Problem to work on: Please print all of the records that follow with nothing altered.

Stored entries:
########

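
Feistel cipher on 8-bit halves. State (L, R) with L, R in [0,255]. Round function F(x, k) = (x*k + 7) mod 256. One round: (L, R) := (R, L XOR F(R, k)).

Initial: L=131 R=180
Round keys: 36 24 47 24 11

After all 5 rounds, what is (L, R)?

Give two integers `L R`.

Answer: 212 179

Derivation:
Round 1 (k=36): L=180 R=212
Round 2 (k=24): L=212 R=83
Round 3 (k=47): L=83 R=144
Round 4 (k=24): L=144 R=212
Round 5 (k=11): L=212 R=179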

########

Written response:
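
Feistel cipher on 8-bit halves. State (L, R) with L, R in [0,255]. Round function F(x, k) = (x*k + 7) mod 256. One round: (L, R) := (R, L XOR F(R, k)).

Initial: L=131 R=180
Round keys: 36 24 47 24 11

After all 5 rounds, what is (L, R)?

Give two integers `L R`.

Answer: 212 179

Derivation:
Round 1 (k=36): L=180 R=212
Round 2 (k=24): L=212 R=83
Round 3 (k=47): L=83 R=144
Round 4 (k=24): L=144 R=212
Round 5 (k=11): L=212 R=179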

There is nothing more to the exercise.